### Exercise objective
Transcribe the data below verbatim from the line with "Greywater: capacity 12, population 22" to the line with "Ironridge: capacity 7, population 11". Include both of those lines.

### Material provided
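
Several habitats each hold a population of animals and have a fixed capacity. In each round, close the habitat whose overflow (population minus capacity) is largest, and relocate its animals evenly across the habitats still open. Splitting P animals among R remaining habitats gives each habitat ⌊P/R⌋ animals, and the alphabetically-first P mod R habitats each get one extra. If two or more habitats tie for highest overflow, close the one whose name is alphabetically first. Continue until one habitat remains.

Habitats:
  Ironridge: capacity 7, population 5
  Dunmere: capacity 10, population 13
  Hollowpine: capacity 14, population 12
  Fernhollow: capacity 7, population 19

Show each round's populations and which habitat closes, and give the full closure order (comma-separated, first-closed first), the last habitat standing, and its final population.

Round 1: Dunmere=13 Fernhollow=19 Hollowpine=12 Ironridge=5 → close Fernhollow (overflow 12)
  19÷3 = 6 each, +1 to first 1
Round 2: Dunmere=20 Hollowpine=18 Ironridge=11 → close Dunmere (overflow 10)
  20÷2 = 10 each, +1 to first 0
Round 3: Hollowpine=28 Ironridge=21 → close Hollowpine (overflow 14)
  28÷1 = 28 each, +1 to first 0

Closure order: Fernhollow, Dunmere, Hollowpine
Last habitat: Ironridge with 49 animals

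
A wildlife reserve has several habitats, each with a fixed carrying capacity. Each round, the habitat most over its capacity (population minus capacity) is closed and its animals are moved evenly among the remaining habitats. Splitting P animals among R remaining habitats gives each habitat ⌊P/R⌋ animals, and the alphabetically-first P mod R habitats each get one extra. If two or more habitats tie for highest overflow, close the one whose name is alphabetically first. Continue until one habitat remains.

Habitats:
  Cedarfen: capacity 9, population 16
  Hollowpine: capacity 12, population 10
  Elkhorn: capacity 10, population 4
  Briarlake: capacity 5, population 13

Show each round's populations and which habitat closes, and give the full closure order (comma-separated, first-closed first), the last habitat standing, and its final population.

Round 1: Briarlake=13 Cedarfen=16 Elkhorn=4 Hollowpine=10 → close Briarlake (overflow 8)
  13÷3 = 4 each, +1 to first 1
Round 2: Cedarfen=21 Elkhorn=8 Hollowpine=14 → close Cedarfen (overflow 12)
  21÷2 = 10 each, +1 to first 1
Round 3: Elkhorn=19 Hollowpine=24 → close Hollowpine (overflow 12)
  24÷1 = 24 each, +1 to first 0

Closure order: Briarlake, Cedarfen, Hollowpine
Last habitat: Elkhorn with 43 animals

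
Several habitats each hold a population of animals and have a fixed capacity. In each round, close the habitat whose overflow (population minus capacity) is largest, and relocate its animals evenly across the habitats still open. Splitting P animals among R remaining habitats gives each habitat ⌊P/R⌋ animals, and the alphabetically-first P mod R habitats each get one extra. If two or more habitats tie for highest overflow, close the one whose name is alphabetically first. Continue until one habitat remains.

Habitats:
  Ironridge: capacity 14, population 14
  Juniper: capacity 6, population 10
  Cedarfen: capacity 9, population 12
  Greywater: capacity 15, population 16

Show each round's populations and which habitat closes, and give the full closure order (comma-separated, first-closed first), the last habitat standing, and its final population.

Round 1: Cedarfen=12 Greywater=16 Ironridge=14 Juniper=10 → close Juniper (overflow 4)
  10÷3 = 3 each, +1 to first 1
Round 2: Cedarfen=16 Greywater=19 Ironridge=17 → close Cedarfen (overflow 7)
  16÷2 = 8 each, +1 to first 0
Round 3: Greywater=27 Ironridge=25 → close Greywater (overflow 12)
  27÷1 = 27 each, +1 to first 0

Closure order: Juniper, Cedarfen, Greywater
Last habitat: Ironridge with 52 animals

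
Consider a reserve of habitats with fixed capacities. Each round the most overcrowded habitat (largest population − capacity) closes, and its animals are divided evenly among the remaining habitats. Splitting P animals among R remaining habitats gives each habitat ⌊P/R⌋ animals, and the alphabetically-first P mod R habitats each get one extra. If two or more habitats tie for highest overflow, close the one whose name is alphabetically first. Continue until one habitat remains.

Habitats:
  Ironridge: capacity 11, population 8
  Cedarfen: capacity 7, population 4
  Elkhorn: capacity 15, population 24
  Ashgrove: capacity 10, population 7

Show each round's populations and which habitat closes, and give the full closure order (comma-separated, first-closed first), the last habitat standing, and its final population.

Closure order: Elkhorn, Ashgrove, Cedarfen
Last habitat: Ironridge with 43 animals

Round 1: Ashgrove=7 Cedarfen=4 Elkhorn=24 Ironridge=8 → close Elkhorn (overflow 9)
  24÷3 = 8 each, +1 to first 0
Round 2: Ashgrove=15 Cedarfen=12 Ironridge=16 → close Ashgrove (overflow 5)
  15÷2 = 7 each, +1 to first 1
Round 3: Cedarfen=20 Ironridge=23 → close Cedarfen (overflow 13)
  20÷1 = 20 each, +1 to first 0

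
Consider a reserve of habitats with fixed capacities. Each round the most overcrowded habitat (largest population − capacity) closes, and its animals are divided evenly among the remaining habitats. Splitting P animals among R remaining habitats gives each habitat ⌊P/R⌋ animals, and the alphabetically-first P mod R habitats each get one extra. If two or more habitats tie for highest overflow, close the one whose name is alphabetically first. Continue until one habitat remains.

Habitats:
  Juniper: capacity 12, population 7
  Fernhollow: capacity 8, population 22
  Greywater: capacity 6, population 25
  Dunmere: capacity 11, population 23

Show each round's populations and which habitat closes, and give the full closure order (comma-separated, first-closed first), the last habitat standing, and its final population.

Closure order: Greywater, Fernhollow, Dunmere
Last habitat: Juniper with 77 animals

Round 1: Dunmere=23 Fernhollow=22 Greywater=25 Juniper=7 → close Greywater (overflow 19)
  25÷3 = 8 each, +1 to first 1
Round 2: Dunmere=32 Fernhollow=30 Juniper=15 → close Fernhollow (overflow 22)
  30÷2 = 15 each, +1 to first 0
Round 3: Dunmere=47 Juniper=30 → close Dunmere (overflow 36)
  47÷1 = 47 each, +1 to first 0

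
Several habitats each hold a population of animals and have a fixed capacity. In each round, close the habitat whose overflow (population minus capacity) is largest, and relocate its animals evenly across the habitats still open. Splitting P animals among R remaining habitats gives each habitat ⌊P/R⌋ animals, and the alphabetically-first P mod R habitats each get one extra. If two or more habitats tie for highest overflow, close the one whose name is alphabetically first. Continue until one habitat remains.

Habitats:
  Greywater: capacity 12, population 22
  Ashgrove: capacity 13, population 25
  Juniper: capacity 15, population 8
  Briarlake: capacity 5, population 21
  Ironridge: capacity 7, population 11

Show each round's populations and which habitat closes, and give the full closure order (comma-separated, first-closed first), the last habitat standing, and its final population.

Closure order: Briarlake, Ashgrove, Greywater, Ironridge
Last habitat: Juniper with 87 animals

Round 1: Ashgrove=25 Briarlake=21 Greywater=22 Ironridge=11 Juniper=8 → close Briarlake (overflow 16)
  21÷4 = 5 each, +1 to first 1
Round 2: Ashgrove=31 Greywater=27 Ironridge=16 Juniper=13 → close Ashgrove (overflow 18)
  31÷3 = 10 each, +1 to first 1
Round 3: Greywater=38 Ironridge=26 Juniper=23 → close Greywater (overflow 26)
  38÷2 = 19 each, +1 to first 0
Round 4: Ironridge=45 Juniper=42 → close Ironridge (overflow 38)
  45÷1 = 45 each, +1 to first 0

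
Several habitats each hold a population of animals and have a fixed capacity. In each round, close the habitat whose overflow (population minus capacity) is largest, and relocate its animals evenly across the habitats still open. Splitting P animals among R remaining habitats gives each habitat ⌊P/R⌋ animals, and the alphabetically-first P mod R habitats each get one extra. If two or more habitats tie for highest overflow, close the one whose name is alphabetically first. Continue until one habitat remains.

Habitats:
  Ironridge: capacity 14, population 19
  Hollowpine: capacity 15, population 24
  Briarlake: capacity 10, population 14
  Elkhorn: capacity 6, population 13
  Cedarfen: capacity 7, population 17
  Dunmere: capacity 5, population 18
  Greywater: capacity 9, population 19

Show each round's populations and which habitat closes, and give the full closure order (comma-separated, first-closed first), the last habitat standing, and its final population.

Round 1: Briarlake=14 Cedarfen=17 Dunmere=18 Elkhorn=13 Greywater=19 Hollowpine=24 Ironridge=19 → close Dunmere (overflow 13)
  18÷6 = 3 each, +1 to first 0
Round 2: Briarlake=17 Cedarfen=20 Elkhorn=16 Greywater=22 Hollowpine=27 Ironridge=22 → close Cedarfen (overflow 13)
  20÷5 = 4 each, +1 to first 0
Round 3: Briarlake=21 Elkhorn=20 Greywater=26 Hollowpine=31 Ironridge=26 → close Greywater (overflow 17)
  26÷4 = 6 each, +1 to first 2
Round 4: Briarlake=28 Elkhorn=27 Hollowpine=37 Ironridge=32 → close Hollowpine (overflow 22)
  37÷3 = 12 each, +1 to first 1
Round 5: Briarlake=41 Elkhorn=39 Ironridge=44 → close Elkhorn (overflow 33)
  39÷2 = 19 each, +1 to first 1
Round 6: Briarlake=61 Ironridge=63 → close Briarlake (overflow 51)
  61÷1 = 61 each, +1 to first 0

Closure order: Dunmere, Cedarfen, Greywater, Hollowpine, Elkhorn, Briarlake
Last habitat: Ironridge with 124 animals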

### Completed exercise
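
  Greywater: capacity 12, population 22
  Ashgrove: capacity 13, population 25
  Juniper: capacity 15, population 8
  Briarlake: capacity 5, population 21
  Ironridge: capacity 7, population 11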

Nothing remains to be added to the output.